> DATASET EXCERPTS
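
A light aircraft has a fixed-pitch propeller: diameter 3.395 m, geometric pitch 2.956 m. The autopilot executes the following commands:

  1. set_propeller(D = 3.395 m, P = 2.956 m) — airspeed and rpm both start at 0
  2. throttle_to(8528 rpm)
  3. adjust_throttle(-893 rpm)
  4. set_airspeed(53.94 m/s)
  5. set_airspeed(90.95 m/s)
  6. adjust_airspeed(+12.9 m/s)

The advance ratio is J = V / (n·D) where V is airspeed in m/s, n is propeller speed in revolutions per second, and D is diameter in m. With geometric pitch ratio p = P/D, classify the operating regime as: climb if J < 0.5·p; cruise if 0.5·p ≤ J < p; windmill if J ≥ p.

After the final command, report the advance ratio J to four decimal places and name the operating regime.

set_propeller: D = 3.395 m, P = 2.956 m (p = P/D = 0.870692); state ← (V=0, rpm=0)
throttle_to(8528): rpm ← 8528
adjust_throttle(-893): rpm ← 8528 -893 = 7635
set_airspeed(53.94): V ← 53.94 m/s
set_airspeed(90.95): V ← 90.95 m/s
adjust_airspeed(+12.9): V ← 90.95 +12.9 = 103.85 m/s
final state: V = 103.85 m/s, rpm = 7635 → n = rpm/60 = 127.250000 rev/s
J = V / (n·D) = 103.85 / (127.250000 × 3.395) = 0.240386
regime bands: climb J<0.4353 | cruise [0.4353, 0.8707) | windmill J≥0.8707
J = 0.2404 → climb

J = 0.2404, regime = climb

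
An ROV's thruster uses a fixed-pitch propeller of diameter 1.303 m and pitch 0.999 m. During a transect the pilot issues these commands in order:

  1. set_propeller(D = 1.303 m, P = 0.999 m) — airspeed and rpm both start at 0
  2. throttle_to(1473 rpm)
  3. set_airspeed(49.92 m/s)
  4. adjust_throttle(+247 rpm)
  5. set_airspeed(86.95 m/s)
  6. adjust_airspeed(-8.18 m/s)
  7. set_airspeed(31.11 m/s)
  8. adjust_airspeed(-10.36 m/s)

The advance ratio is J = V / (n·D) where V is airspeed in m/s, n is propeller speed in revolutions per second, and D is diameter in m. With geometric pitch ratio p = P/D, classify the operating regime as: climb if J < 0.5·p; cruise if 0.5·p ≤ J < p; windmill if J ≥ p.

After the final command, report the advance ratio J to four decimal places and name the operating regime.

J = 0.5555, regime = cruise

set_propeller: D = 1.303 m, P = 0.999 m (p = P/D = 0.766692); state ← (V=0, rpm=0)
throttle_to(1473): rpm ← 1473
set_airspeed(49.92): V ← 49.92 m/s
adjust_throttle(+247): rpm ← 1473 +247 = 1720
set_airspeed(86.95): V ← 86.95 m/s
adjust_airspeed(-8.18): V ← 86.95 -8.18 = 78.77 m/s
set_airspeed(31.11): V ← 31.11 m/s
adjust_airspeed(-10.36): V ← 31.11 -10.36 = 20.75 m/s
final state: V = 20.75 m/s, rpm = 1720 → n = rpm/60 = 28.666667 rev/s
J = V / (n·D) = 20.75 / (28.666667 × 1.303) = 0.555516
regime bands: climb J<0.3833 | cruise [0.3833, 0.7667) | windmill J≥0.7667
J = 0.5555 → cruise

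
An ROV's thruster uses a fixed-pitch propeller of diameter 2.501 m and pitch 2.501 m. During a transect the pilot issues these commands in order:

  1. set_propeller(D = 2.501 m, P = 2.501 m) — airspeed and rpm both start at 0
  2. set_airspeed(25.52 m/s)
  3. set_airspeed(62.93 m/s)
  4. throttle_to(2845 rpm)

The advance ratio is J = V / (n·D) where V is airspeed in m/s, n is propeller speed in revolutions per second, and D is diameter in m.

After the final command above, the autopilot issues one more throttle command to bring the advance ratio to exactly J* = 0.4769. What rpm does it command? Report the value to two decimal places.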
* * *
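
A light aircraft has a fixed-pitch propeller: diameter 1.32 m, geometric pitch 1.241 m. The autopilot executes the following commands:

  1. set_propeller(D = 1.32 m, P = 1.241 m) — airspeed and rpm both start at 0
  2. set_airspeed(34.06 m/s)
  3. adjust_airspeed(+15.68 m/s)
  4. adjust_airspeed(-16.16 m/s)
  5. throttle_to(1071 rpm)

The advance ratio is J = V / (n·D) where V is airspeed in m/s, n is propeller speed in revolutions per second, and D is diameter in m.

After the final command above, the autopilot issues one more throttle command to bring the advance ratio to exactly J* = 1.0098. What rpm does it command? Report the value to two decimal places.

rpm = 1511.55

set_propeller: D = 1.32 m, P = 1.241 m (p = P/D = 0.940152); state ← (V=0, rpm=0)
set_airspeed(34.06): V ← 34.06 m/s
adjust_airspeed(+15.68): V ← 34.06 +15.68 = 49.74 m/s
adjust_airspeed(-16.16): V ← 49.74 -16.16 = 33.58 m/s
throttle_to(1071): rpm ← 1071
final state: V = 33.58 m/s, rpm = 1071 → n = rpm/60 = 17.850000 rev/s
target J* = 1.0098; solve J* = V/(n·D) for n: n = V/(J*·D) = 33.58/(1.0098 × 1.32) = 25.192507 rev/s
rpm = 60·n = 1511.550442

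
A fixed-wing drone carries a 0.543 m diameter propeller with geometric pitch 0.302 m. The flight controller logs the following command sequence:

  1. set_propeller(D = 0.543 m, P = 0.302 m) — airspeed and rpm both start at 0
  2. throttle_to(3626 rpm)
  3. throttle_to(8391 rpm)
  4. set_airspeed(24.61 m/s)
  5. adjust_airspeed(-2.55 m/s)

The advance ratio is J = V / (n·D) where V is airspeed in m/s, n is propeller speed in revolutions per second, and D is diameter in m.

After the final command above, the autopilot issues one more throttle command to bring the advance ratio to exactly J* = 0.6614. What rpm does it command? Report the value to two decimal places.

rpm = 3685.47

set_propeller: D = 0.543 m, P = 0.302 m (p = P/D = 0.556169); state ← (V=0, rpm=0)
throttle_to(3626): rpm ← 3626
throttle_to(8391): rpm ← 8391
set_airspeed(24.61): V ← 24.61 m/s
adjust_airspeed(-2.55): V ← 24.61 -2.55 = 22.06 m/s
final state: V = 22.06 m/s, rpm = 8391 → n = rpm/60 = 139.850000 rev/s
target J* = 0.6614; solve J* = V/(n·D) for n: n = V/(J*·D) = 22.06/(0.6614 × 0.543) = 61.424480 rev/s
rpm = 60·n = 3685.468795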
---
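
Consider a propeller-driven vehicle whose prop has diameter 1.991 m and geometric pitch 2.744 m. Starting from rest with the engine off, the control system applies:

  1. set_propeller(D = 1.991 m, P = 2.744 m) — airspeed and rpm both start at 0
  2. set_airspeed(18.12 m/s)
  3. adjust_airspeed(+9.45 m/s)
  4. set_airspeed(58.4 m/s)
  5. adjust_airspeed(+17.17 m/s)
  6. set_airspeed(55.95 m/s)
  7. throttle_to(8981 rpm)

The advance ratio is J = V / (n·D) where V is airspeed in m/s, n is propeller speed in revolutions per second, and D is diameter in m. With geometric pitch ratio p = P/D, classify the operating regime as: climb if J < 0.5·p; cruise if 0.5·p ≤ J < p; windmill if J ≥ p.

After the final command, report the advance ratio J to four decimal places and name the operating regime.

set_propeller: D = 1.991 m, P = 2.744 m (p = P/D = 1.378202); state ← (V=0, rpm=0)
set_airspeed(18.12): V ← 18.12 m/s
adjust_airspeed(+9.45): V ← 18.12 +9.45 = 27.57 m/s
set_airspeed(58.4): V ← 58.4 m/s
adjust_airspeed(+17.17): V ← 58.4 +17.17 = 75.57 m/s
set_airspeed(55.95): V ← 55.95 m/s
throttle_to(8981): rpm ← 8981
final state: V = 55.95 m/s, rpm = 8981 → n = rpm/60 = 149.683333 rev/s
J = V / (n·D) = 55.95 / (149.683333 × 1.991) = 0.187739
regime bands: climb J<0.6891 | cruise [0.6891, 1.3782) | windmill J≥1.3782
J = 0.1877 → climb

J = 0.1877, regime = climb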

> PROBLEM DETAILS
Say the number of lines in the records above that include the string "transect", and no more.

> ANSWER FOR THIS EXERCISE
2